Provided entries:
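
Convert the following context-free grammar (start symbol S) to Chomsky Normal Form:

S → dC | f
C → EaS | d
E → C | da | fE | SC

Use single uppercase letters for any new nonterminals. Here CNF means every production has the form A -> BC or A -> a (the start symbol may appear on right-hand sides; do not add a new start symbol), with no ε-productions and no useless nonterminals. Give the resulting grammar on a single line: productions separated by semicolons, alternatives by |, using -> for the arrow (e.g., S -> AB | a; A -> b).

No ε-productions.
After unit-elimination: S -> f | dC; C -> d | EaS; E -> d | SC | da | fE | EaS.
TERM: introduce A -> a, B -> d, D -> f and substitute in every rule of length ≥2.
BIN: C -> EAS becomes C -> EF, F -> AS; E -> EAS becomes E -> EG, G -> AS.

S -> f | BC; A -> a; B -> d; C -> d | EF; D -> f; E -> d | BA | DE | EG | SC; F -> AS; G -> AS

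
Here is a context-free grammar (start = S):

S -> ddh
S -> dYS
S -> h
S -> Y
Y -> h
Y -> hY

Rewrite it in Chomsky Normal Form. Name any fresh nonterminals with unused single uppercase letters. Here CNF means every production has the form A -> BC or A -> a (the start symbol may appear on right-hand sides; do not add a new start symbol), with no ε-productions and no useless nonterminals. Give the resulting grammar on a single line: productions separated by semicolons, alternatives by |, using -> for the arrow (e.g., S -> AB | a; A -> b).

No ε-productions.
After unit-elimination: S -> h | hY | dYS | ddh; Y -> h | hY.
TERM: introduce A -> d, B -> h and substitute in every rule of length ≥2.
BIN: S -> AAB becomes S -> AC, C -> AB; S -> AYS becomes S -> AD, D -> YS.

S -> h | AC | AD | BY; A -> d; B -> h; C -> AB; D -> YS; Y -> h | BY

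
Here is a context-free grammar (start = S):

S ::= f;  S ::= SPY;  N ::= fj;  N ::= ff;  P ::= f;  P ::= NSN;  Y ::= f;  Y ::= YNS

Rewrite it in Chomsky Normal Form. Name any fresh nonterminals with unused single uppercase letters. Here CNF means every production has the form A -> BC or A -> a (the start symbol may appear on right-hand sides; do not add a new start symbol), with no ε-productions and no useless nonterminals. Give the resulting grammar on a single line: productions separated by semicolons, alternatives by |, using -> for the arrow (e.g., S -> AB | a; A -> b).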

Exercise instructions:
Up to and including the line with "E → C | da | fE | SC", output every line of the records above exactly, starting from the first; output nothing else.

Result for this exercise:
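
Convert the following context-free grammar (start symbol S) to Chomsky Normal Form:

S → dC | f
C → EaS | d
E → C | da | fE | SC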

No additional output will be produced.